§ **Requirement**
Reproduce all records verbatim.

Collected data
____
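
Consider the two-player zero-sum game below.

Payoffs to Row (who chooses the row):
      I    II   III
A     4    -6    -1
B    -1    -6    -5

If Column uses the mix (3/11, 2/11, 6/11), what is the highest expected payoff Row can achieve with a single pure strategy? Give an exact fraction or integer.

-6/11

A: (4)·(3/11) + (-6)·(2/11) + (-1)·(6/11) = -6/11.
B: (-1)·(3/11) + (-6)·(2/11) + (-5)·(6/11) = -45/11.
The best pure response is A with expected payoff -6/11.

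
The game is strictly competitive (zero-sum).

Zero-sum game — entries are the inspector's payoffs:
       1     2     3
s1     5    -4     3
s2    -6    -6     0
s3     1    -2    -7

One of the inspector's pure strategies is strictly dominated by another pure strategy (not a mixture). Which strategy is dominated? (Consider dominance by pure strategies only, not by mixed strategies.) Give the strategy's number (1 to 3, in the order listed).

Compare s2 with s1: 5 > -6, -4 > -6, 3 > 0.
So s1 strictly dominates s2 for the inspector; s2 is strictly dominated.

2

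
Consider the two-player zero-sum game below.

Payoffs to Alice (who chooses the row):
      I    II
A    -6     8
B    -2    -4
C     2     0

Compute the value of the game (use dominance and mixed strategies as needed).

1

Row B is strictly dominated by row C, so Alice never plays it.
The remaining 2×2 game on (A, C) × (I, II) has no saddle point. Let Alice play A with probability p; indifference gives −6p + 2(1−p) = 8p, so p = 1/8.
Similarly Bob's optimal q on I is 1/2, and the value is -6·(1/2) + (8)·(1/2) = 1.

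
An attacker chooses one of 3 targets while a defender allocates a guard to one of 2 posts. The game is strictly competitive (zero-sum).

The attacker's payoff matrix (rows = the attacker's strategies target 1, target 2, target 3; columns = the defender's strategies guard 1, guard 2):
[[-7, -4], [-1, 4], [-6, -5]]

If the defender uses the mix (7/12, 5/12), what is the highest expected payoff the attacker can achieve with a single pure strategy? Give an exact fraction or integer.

target 1: (-7)·(7/12) + (-4)·(5/12) = -23/4.
target 2: (-1)·(7/12) + (4)·(5/12) = 13/12.
target 3: (-6)·(7/12) + (-5)·(5/12) = -67/12.
The best pure response is target 2 with expected payoff 13/12.

13/12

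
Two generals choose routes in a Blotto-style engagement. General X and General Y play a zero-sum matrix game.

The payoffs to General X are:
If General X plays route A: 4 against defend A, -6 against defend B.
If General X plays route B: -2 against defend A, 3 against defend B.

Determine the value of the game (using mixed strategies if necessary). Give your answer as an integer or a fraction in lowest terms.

Row minima are -6 and -2, so General X's maximin is -2; column maxima are 4 and 3, so General Y's minimax is 3. These differ, so the equilibrium is in mixed strategies.
Let General X play route A with probability p. General Y is indifferent when 4p − 2(1−p) = −6p + 3(1−p), giving p = 1/3.
Let General Y play defend A with probability q. General X is indifferent when 4q − 6(1−q) = −2q + 3(1−q), giving q = 3/5.
The value is 4·(3/5) + (-6)·(2/5) = 0.

0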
____
§ **Solution**
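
Consider the two-player zero-sum game below.

Payoffs to Row (who chooses the row):
      I    II   III
A     4    -6    -1
B    -1    -6    -5

If Column uses the mix (3/11, 2/11, 6/11), what is the highest expected payoff Row can achieve with a single pure strategy? Give an exact fraction or integer.

-6/11

A: (4)·(3/11) + (-6)·(2/11) + (-1)·(6/11) = -6/11.
B: (-1)·(3/11) + (-6)·(2/11) + (-5)·(6/11) = -45/11.
The best pure response is A with expected payoff -6/11.

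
The game is strictly competitive (zero-sum).

Zero-sum game — entries are the inspector's payoffs:
       1     2     3
s1     5    -4     3
s2    -6    -6     0
s3     1    -2    -7

One of the inspector's pure strategies is strictly dominated by another pure strategy (not a mixture). Which strategy is dominated? (Consider dominance by pure strategies only, not by mixed strategies.) Give the strategy's number (1 to 3, in the order listed).

Compare s2 with s1: 5 > -6, -4 > -6, 3 > 0.
So s1 strictly dominates s2 for the inspector; s2 is strictly dominated.

2

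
Consider the two-player zero-sum game below.

Payoffs to Alice (who chooses the row):
      I    II
A    -6     8
B    -2    -4
C     2     0

Compute the value of the game (use dominance and mixed strategies as needed).

1

Row B is strictly dominated by row C, so Alice never plays it.
The remaining 2×2 game on (A, C) × (I, II) has no saddle point. Let Alice play A with probability p; indifference gives −6p + 2(1−p) = 8p, so p = 1/8.
Similarly Bob's optimal q on I is 1/2, and the value is -6·(1/2) + (8)·(1/2) = 1.

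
An attacker chooses one of 3 targets while a defender allocates a guard to one of 2 posts. The game is strictly competitive (zero-sum).

The attacker's payoff matrix (rows = the attacker's strategies target 1, target 2, target 3; columns = the defender's strategies guard 1, guard 2):
[[-7, -4], [-1, 4], [-6, -5]]

If the defender uses the mix (7/12, 5/12), what is the highest expected payoff the attacker can achieve with a single pure strategy? Give an exact fraction or integer.

target 1: (-7)·(7/12) + (-4)·(5/12) = -23/4.
target 2: (-1)·(7/12) + (4)·(5/12) = 13/12.
target 3: (-6)·(7/12) + (-5)·(5/12) = -67/12.
The best pure response is target 2 with expected payoff 13/12.

13/12

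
Two generals choose routes in a Blotto-style engagement. General X and General Y play a zero-sum matrix game.

The payoffs to General X are:
If General X plays route A: 4 against defend A, -6 against defend B.
If General X plays route B: -2 against defend A, 3 against defend B.

Determine the value of the game (using mixed strategies if necessary). Give your answer as an integer or a fraction in lowest terms.

Row minima are -6 and -2, so General X's maximin is -2; column maxima are 4 and 3, so General Y's minimax is 3. These differ, so the equilibrium is in mixed strategies.
Let General X play route A with probability p. General Y is indifferent when 4p − 2(1−p) = −6p + 3(1−p), giving p = 1/3.
Let General Y play defend A with probability q. General X is indifferent when 4q − 6(1−q) = −2q + 3(1−q), giving q = 3/5.
The value is 4·(3/5) + (-6)·(2/5) = 0.

0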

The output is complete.